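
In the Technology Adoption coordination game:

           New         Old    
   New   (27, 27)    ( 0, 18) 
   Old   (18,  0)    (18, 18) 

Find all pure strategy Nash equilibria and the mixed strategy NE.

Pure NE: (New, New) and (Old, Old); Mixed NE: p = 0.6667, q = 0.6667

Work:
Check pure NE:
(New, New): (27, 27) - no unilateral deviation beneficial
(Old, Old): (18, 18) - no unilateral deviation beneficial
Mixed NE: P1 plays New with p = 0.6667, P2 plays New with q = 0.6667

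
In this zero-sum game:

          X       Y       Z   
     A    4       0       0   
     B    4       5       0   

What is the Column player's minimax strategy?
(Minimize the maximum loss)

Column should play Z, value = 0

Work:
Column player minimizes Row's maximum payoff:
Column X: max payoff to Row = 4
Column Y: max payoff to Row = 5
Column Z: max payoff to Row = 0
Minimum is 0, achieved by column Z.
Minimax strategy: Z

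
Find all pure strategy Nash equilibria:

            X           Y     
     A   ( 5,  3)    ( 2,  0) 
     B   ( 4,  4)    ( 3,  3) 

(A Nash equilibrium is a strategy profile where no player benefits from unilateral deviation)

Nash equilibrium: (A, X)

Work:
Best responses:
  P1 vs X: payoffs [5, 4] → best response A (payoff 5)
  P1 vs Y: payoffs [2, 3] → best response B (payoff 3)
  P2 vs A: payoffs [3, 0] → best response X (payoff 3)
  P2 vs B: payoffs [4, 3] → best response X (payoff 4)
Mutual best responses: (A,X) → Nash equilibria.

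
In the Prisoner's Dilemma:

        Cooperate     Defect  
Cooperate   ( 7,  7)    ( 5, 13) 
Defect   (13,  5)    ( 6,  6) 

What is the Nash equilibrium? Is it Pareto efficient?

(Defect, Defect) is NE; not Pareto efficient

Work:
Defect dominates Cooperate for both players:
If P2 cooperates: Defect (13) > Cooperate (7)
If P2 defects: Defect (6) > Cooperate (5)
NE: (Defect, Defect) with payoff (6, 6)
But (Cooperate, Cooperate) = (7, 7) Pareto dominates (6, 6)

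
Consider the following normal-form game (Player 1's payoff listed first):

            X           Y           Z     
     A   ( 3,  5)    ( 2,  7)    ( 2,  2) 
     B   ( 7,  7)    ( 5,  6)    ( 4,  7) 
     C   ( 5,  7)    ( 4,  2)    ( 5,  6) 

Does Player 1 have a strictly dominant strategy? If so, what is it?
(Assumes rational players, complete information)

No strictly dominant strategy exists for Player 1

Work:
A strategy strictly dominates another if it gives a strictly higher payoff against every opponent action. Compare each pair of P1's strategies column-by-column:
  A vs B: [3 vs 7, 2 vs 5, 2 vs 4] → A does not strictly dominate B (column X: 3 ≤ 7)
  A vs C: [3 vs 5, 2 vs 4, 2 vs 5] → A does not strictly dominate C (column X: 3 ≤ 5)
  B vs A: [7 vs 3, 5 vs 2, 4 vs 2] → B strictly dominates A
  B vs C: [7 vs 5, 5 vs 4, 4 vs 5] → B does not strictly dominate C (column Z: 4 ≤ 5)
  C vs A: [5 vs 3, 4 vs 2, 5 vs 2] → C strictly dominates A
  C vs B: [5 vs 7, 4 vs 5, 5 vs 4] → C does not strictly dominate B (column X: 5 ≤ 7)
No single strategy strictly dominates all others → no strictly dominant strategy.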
+ + + + +
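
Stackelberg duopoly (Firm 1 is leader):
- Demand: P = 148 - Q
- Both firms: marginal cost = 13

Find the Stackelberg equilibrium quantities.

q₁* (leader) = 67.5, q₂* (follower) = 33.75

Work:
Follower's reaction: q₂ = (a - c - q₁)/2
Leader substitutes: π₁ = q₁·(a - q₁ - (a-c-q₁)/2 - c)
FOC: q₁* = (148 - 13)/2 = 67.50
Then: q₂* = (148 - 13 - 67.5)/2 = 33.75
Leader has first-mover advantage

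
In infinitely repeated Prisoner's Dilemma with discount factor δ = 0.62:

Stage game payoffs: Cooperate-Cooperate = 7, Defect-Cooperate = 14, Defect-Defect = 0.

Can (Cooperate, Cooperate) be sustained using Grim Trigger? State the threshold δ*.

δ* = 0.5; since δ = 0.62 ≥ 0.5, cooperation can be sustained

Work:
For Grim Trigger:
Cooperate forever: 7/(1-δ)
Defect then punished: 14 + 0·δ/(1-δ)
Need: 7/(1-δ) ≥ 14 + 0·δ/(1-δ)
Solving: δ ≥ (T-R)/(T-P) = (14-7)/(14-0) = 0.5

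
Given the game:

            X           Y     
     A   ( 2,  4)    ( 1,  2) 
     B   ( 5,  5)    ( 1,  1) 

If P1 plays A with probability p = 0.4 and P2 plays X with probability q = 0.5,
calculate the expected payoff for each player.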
+ + + + +
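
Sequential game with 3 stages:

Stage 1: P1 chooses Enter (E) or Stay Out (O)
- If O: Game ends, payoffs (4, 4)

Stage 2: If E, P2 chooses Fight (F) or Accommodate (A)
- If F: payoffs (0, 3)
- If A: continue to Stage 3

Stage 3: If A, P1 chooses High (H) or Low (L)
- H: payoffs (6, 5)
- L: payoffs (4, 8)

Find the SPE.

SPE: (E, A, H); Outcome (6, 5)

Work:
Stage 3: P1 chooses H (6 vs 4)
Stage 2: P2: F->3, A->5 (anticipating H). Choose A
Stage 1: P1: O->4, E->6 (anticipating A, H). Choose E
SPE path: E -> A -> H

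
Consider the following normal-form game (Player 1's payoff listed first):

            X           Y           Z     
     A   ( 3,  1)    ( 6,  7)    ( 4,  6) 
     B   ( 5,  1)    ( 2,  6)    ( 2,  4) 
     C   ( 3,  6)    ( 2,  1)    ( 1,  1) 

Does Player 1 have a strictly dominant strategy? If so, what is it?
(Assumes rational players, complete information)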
+ + + + +
TASK TO CARRY OUT: Go to the line with "In the Technology" in the entries above and repeat every line from there through the line with "In this zero-sum", exactly and with no other text.

RESULT:
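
In the Technology Adoption coordination game:

           New         Old    
   New   (27, 27)    ( 0, 18) 
   Old   (18,  0)    (18, 18) 

Find all pure strategy Nash equilibria and the mixed strategy NE.

Pure NE: (New, New) and (Old, Old); Mixed NE: p = 0.6667, q = 0.6667

Work:
Check pure NE:
(New, New): (27, 27) - no unilateral deviation beneficial
(Old, Old): (18, 18) - no unilateral deviation beneficial
Mixed NE: P1 plays New with p = 0.6667, P2 plays New with q = 0.6667

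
In this zero-sum game: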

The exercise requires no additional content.